[Information]

────────

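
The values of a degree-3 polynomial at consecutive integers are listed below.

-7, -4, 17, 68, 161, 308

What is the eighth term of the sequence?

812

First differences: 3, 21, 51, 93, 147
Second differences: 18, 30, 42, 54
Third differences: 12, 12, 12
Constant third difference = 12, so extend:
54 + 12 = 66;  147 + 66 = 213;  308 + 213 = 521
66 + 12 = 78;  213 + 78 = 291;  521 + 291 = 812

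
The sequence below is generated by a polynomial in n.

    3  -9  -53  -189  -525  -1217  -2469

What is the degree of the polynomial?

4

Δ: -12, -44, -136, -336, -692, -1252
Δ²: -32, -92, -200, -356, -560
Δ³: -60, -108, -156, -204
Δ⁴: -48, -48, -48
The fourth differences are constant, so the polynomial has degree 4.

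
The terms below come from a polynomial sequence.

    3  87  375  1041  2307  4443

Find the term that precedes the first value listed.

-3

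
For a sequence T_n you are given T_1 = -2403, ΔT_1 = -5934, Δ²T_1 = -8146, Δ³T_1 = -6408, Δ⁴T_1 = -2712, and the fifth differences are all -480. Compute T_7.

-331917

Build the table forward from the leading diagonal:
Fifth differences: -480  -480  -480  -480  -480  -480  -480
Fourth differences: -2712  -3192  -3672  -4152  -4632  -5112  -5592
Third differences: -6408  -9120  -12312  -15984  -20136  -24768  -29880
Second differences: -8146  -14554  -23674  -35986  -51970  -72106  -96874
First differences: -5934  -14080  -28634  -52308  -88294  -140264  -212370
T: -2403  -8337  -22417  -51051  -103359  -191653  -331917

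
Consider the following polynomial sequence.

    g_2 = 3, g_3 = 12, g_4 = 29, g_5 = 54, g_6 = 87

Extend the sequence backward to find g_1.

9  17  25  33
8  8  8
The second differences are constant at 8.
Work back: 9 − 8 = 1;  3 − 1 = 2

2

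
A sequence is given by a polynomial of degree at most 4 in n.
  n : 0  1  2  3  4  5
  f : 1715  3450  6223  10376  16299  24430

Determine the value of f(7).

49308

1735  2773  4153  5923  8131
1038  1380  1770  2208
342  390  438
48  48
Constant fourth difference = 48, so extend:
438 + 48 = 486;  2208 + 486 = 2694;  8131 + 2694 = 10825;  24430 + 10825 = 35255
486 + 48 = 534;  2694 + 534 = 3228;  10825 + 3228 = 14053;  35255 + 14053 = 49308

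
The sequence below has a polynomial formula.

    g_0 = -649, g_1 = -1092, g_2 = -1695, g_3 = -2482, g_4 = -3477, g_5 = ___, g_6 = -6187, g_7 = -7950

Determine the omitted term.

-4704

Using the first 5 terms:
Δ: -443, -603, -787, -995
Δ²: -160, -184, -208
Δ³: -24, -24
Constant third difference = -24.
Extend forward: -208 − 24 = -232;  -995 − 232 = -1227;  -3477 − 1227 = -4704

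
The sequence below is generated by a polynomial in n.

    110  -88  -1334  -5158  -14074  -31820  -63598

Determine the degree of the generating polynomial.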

────────

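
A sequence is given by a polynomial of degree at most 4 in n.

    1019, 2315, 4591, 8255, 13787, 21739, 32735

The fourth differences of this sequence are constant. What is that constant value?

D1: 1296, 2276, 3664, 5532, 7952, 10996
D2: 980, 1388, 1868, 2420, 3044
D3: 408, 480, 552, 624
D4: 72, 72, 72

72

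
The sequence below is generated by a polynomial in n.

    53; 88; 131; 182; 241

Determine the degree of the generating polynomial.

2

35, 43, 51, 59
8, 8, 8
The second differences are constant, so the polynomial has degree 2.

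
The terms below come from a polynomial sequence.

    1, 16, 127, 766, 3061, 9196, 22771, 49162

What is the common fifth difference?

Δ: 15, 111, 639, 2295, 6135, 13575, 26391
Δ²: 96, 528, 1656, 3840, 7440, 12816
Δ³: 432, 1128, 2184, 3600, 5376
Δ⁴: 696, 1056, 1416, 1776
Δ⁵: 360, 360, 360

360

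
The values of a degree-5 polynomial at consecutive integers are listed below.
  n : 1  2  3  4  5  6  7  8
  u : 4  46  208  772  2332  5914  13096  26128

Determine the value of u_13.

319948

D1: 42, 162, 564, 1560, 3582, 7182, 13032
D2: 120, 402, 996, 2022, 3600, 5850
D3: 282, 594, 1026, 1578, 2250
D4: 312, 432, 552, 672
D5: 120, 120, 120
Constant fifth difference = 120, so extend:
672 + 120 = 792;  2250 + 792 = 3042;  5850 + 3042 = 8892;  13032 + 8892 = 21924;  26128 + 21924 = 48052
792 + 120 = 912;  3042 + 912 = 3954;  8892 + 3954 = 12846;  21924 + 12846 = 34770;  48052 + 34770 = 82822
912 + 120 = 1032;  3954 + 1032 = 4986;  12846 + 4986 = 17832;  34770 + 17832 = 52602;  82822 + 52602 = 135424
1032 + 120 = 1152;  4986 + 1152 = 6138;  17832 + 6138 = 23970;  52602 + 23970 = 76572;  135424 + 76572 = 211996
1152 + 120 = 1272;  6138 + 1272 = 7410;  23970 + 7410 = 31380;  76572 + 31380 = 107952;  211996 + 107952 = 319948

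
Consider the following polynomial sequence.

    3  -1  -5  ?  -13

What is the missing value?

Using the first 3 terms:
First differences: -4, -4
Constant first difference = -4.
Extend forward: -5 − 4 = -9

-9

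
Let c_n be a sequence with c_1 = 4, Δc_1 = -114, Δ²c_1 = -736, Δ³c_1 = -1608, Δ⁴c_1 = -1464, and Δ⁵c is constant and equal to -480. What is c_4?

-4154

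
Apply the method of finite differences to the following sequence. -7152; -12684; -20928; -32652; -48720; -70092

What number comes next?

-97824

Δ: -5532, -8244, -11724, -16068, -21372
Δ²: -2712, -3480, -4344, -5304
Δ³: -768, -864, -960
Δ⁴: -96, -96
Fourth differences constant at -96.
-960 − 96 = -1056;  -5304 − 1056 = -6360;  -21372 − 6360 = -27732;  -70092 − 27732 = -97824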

────────

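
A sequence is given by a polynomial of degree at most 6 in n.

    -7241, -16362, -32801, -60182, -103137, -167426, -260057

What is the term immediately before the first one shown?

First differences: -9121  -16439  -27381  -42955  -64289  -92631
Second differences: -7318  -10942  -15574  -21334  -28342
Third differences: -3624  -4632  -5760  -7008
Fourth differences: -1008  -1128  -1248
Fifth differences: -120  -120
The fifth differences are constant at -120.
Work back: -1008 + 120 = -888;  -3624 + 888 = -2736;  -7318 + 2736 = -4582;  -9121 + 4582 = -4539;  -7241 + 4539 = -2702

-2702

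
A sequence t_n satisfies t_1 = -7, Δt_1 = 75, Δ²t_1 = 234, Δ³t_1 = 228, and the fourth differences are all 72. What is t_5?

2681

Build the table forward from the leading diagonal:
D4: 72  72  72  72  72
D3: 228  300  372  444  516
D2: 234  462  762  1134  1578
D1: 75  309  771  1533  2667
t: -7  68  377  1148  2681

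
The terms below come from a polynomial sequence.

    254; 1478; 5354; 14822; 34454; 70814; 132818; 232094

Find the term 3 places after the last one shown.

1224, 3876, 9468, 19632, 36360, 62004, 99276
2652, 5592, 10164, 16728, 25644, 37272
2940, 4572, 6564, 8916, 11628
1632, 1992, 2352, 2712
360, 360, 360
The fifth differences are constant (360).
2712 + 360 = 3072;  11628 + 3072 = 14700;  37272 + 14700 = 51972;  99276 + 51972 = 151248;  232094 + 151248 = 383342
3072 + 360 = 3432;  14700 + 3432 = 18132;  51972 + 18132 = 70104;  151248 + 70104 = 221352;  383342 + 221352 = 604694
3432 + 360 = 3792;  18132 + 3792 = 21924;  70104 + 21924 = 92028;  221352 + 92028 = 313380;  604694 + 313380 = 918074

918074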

────────

[Task goal] Go back to the listing above. Copy word for word the lines from the one with "The values of a degree-3" through the one with "-7, -4, 17, 68, 161, 308", and nothing more.

[Written solution]
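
The values of a degree-3 polynomial at consecutive integers are listed below.

-7, -4, 17, 68, 161, 308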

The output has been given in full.